● **What is expected**:
Your answer is the lines below, exactly, from the one that contains "Do the pooled and per-signup" through the one that contains "Data from e-commerce", both included.

● **Information provided**:
■ ■ ■
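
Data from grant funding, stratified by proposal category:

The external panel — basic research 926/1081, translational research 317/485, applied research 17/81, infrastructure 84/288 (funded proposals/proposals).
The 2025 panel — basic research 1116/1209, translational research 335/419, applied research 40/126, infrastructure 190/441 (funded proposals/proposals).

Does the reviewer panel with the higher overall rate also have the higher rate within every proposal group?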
■ ■ ■
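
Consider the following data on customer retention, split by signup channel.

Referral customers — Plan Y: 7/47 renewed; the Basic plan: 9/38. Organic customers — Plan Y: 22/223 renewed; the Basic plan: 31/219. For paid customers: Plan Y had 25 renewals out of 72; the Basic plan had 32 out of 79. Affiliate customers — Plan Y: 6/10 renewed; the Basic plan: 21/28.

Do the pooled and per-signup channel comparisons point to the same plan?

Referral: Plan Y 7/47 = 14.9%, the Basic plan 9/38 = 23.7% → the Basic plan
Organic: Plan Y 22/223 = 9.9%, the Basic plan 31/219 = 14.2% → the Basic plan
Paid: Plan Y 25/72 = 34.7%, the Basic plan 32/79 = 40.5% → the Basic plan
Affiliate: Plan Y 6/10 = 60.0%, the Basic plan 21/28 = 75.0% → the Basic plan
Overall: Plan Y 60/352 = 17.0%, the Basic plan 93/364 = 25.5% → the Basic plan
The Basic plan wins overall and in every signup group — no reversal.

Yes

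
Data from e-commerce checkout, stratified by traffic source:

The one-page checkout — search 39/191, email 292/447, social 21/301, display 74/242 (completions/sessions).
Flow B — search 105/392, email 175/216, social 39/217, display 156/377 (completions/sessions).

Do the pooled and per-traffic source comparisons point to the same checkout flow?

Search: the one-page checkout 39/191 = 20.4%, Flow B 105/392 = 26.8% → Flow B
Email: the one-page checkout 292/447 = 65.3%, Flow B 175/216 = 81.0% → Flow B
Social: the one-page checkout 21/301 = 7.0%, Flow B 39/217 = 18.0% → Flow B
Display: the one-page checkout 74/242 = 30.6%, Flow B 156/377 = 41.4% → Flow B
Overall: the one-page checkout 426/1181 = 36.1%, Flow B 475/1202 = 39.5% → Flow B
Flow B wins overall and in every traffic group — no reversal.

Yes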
■ ■ ■
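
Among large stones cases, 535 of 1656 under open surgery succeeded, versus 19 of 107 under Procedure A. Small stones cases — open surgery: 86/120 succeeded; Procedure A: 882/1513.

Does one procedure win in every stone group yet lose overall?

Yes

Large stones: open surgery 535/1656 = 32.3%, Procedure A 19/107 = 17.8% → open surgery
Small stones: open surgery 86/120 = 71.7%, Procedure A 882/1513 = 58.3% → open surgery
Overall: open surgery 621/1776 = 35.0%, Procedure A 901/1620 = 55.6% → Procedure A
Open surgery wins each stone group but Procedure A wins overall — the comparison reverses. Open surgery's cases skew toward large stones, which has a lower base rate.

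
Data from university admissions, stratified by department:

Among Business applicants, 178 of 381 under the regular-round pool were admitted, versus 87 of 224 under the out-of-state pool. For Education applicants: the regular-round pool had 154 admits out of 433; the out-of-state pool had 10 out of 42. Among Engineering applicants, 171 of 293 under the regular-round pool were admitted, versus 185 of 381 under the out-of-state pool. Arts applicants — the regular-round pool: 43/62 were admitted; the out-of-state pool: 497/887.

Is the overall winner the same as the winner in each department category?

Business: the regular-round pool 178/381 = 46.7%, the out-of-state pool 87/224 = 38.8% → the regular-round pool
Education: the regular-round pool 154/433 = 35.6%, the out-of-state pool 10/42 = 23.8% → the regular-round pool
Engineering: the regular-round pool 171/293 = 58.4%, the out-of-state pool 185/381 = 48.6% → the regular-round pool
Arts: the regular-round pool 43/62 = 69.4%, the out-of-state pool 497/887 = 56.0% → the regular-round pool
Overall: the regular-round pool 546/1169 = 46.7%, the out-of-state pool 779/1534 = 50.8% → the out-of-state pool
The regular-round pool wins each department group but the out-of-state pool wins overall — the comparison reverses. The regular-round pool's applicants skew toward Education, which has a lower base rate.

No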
■ ■ ■
● **Response to the task**:
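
Do the pooled and per-signup channel comparisons point to the same plan?

Referral: Plan Y 7/47 = 14.9%, the Basic plan 9/38 = 23.7% → the Basic plan
Organic: Plan Y 22/223 = 9.9%, the Basic plan 31/219 = 14.2% → the Basic plan
Paid: Plan Y 25/72 = 34.7%, the Basic plan 32/79 = 40.5% → the Basic plan
Affiliate: Plan Y 6/10 = 60.0%, the Basic plan 21/28 = 75.0% → the Basic plan
Overall: Plan Y 60/352 = 17.0%, the Basic plan 93/364 = 25.5% → the Basic plan
The Basic plan wins overall and in every signup group — no reversal.

Yes

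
Data from e-commerce checkout, stratified by traffic source: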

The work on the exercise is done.